What the task asks: Below are several records. Retype exactly those lines running from the one with "A heating element dissipates" through the one with "A space heater draws", end lines included, and no others.

Saved data entries
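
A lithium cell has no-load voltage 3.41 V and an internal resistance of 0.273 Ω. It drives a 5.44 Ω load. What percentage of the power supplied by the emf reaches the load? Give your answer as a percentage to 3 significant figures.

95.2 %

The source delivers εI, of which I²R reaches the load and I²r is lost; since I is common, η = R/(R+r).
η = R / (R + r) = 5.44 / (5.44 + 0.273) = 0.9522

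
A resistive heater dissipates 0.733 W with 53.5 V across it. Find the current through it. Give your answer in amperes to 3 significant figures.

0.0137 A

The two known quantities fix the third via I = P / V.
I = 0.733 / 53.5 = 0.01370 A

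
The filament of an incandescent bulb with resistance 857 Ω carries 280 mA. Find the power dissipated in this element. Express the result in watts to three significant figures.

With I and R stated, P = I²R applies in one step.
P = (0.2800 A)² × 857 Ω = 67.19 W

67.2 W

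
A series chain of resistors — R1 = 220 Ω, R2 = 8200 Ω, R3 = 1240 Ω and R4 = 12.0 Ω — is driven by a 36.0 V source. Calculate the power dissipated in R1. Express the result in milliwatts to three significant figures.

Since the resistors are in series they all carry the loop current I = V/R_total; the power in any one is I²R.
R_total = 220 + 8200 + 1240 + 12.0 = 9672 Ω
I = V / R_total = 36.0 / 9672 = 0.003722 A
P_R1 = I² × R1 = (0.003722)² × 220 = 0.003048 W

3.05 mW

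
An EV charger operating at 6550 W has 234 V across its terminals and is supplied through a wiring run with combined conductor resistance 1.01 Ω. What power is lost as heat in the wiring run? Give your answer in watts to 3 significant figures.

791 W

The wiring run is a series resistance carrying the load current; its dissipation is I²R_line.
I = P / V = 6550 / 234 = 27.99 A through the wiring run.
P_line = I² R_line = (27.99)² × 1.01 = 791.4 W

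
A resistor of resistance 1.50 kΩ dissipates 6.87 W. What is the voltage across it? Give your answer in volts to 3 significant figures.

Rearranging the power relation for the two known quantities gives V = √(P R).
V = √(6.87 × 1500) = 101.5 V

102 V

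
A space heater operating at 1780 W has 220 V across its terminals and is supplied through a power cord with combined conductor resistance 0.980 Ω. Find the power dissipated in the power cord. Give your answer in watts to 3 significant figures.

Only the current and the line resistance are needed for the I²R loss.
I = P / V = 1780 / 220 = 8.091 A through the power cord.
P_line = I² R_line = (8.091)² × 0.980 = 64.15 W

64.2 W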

--

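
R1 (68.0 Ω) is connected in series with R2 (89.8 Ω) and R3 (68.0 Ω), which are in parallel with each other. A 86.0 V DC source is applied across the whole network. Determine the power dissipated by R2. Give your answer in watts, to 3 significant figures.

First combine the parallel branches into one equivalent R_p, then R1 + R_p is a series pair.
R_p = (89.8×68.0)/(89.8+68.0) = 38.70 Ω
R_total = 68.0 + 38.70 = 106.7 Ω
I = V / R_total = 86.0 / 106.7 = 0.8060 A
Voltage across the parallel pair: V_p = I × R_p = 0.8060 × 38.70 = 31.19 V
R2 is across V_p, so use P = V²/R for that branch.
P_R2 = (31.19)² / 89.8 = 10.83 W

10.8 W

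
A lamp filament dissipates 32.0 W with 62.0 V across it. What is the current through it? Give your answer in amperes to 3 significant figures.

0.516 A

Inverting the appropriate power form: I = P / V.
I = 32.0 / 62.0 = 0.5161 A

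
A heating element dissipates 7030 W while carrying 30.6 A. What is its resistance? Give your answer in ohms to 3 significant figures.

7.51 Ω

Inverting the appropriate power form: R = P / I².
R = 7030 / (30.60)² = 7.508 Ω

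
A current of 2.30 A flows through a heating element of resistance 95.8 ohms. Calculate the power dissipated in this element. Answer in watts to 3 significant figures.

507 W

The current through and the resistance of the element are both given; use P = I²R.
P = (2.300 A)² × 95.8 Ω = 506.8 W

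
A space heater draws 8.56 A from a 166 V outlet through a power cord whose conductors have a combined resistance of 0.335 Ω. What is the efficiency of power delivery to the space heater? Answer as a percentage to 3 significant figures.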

The answer:
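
A heating element dissipates 7030 W while carrying 30.6 A. What is its resistance? Give your answer in ohms to 3 significant figures.

7.51 Ω

Inverting the appropriate power form: R = P / I².
R = 7030 / (30.60)² = 7.508 Ω

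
A current of 2.30 A flows through a heating element of resistance 95.8 ohms. Calculate the power dissipated in this element. Answer in watts to 3 significant figures.

507 W

The current through and the resistance of the element are both given; use P = I²R.
P = (2.300 A)² × 95.8 Ω = 506.8 W

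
A space heater draws 8.56 A from a 166 V outlet through a power cord whose conductors have a combined resistance of 0.335 Ω. What is the efficiency of power delivery to the space heater? Answer as a percentage to 3 significant figures.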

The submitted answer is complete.